## [Your objective]
Each entry below should be retyped exactly as given.
━━━━━━━━
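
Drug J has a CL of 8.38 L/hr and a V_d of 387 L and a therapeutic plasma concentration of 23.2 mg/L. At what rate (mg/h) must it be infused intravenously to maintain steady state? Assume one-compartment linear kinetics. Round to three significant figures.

R₀ = 8.380 × 23.2 = 194.4 mg/h

194 mg/h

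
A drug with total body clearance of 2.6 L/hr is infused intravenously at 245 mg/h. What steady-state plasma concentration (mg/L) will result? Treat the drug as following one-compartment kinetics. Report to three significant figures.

94.2 mg/L

Css = rate / CL = 245 / 2.600 = 94.23 mg/L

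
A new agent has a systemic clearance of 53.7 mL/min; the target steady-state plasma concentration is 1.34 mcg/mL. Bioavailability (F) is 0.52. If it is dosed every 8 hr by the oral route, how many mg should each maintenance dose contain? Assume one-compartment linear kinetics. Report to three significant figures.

CL = 53.7 mL/min × 60/1000 = 3.222 L/h
At steady state, dose per interval replaces the amount cleared in that interval: F·D/τ = CL·Css.
D = CL × Css × τ / F = 3.222 × 1.34 × 8 / 0.52 = 66.42 mg

66.4 mg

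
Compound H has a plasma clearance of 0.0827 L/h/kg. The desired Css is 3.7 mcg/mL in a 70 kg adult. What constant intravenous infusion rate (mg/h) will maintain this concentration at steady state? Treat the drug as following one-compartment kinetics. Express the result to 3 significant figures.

CL = 0.0827 L/h/kg × 70 kg = 5.789 L/h
Infusion rate = CL · Css = 5.789 L/h × 3.7 mg/L = 21.42 mg/h

21.4 mg/h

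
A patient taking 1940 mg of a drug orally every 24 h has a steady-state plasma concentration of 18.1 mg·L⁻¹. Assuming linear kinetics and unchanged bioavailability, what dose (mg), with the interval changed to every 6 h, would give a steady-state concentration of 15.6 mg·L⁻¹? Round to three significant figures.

With linear kinetics, Css is proportional to dose rate (D/τ) at fixed clearance.
D₂ = D₁ × (Css,target / Css,current) × (τ₂/τ₁) = 1940 × (15.6/18.1) × (6/24) = 418.0 mg

418 mg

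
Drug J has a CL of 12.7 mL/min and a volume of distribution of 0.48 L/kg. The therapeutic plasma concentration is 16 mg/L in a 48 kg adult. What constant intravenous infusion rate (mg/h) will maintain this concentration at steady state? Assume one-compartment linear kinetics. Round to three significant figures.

CL = 12.7 mL/min = 12.7 × 0.06 = 0.7620 L/h
Vd does not affect the maintenance rate; only clearance governs steady-state input.
R₀ = 0.7620 × 16 = 12.19 mg/h

12.2 mg/h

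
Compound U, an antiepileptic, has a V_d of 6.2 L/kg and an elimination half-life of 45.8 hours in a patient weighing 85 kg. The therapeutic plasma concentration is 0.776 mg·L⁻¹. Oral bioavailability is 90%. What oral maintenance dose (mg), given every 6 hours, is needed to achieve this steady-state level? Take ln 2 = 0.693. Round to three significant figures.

41.3 mg

Total Vd = 6.2 × 85 = 527.0 L
CL = ln 2 · Vd / t½ = 0.693 × 527.0 / 45.8 = 7.974 L/h
D = CL × Css × τ / F = 7.974 × 0.776 × 6 / 0.9 = 41.25 mg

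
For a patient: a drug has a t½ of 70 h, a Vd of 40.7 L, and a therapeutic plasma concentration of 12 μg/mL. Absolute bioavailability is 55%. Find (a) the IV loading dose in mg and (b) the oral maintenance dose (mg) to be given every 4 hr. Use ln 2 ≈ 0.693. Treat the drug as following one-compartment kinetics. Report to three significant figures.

LD = Vd × C = 40.70 × 12 = 488.4 mg
CL = 0.693 × Vd / t½ = 0.693 × 40.70 / 70 = 0.4029 L/h
D = CL × Css × τ / F = 0.4029 × 12 × 4 / 0.55 = 35.16 mg

(a) 488 mg; (b) 35.2 mg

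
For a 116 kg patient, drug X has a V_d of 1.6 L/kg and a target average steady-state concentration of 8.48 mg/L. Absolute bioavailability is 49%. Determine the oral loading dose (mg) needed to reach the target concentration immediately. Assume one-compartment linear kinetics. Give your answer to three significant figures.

Vd = 1.6 L/kg × 116 kg = 185.6 L
The loading dose fills Vd to the target concentration.
LD = Vd × C / F = 185.6 × 8.480 / 0.49 = 3212 mg

3210 mg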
━━━━━━━━
## [Answer below]
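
Drug J has a CL of 8.38 L/hr and a V_d of 387 L and a therapeutic plasma concentration of 23.2 mg/L. At what rate (mg/h) must it be infused intravenously to maintain steady state? Assume one-compartment linear kinetics. Round to three significant figures.

R₀ = 8.380 × 23.2 = 194.4 mg/h

194 mg/h

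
A drug with total body clearance of 2.6 L/hr is infused intravenously at 245 mg/h. What steady-state plasma concentration (mg/L) will result? Treat the drug as following one-compartment kinetics. Report to three significant figures.

94.2 mg/L

Css = rate / CL = 245 / 2.600 = 94.23 mg/L

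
A new agent has a systemic clearance of 53.7 mL/min; the target steady-state plasma concentration is 1.34 mcg/mL. Bioavailability (F) is 0.52. If it is dosed every 8 hr by the oral route, how many mg should each maintenance dose contain? Assume one-compartment linear kinetics. Report to three significant figures.

CL = 53.7 mL/min × 60/1000 = 3.222 L/h
At steady state, dose per interval replaces the amount cleared in that interval: F·D/τ = CL·Css.
D = CL × Css × τ / F = 3.222 × 1.34 × 8 / 0.52 = 66.42 mg

66.4 mg

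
Compound H has a plasma clearance of 0.0827 L/h/kg. The desired Css is 3.7 mcg/mL in a 70 kg adult. What constant intravenous infusion rate (mg/h) will maintain this concentration at steady state? Treat the drug as following one-compartment kinetics. Express the result to 3 significant figures.

CL = 0.0827 L/h/kg × 70 kg = 5.789 L/h
Infusion rate = CL · Css = 5.789 L/h × 3.7 mg/L = 21.42 mg/h

21.4 mg/h

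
A patient taking 1940 mg of a drug orally every 24 h has a steady-state plasma concentration of 18.1 mg·L⁻¹. Assuming linear kinetics and unchanged bioavailability, what dose (mg), with the interval changed to every 6 h, would give a steady-state concentration of 15.6 mg·L⁻¹? Round to three significant figures.

With linear kinetics, Css is proportional to dose rate (D/τ) at fixed clearance.
D₂ = D₁ × (Css,target / Css,current) × (τ₂/τ₁) = 1940 × (15.6/18.1) × (6/24) = 418.0 mg

418 mg

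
Drug J has a CL of 12.7 mL/min and a volume of distribution of 0.48 L/kg. The therapeutic plasma concentration is 16 mg/L in a 48 kg adult. What constant intravenous infusion rate (mg/h) will maintain this concentration at steady state? Assume one-compartment linear kinetics. Round to three significant figures.

CL = 12.7 mL/min = 12.7 × 0.06 = 0.7620 L/h
Vd does not affect the maintenance rate; only clearance governs steady-state input.
R₀ = 0.7620 × 16 = 12.19 mg/h

12.2 mg/h

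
Compound U, an antiepileptic, has a V_d of 6.2 L/kg and an elimination half-life of 45.8 hours in a patient weighing 85 kg. The therapeutic plasma concentration is 0.776 mg·L⁻¹. Oral bioavailability is 90%. What oral maintenance dose (mg), given every 6 hours, is needed to achieve this steady-state level? Take ln 2 = 0.693. Round to three significant figures.

41.3 mg

Total Vd = 6.2 × 85 = 527.0 L
CL = ln 2 · Vd / t½ = 0.693 × 527.0 / 45.8 = 7.974 L/h
D = CL × Css × τ / F = 7.974 × 0.776 × 6 / 0.9 = 41.25 mg

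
For a patient: a drug has a t½ of 70 h, a Vd of 40.7 L, and a therapeutic plasma concentration of 12 μg/mL. Absolute bioavailability is 55%. Find (a) the IV loading dose in mg and (b) the oral maintenance dose (mg) to be given every 4 hr. Use ln 2 ≈ 0.693. Treat the drug as following one-compartment kinetics. Report to three significant figures.

LD = Vd × C = 40.70 × 12 = 488.4 mg
CL = 0.693 × Vd / t½ = 0.693 × 40.70 / 70 = 0.4029 L/h
D = CL × Css × τ / F = 0.4029 × 12 × 4 / 0.55 = 35.16 mg

(a) 488 mg; (b) 35.2 mg

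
For a 116 kg patient, drug X has a V_d of 1.6 L/kg and a target average steady-state concentration of 8.48 mg/L. Absolute bioavailability is 49%. Determine the oral loading dose (mg) needed to reach the target concentration immediately. Assume one-compartment linear kinetics. Give your answer to three significant figures.

Vd = 1.6 L/kg × 116 kg = 185.6 L
The loading dose fills Vd to the target concentration.
LD = Vd × C / F = 185.6 × 8.480 / 0.49 = 3212 mg

3210 mg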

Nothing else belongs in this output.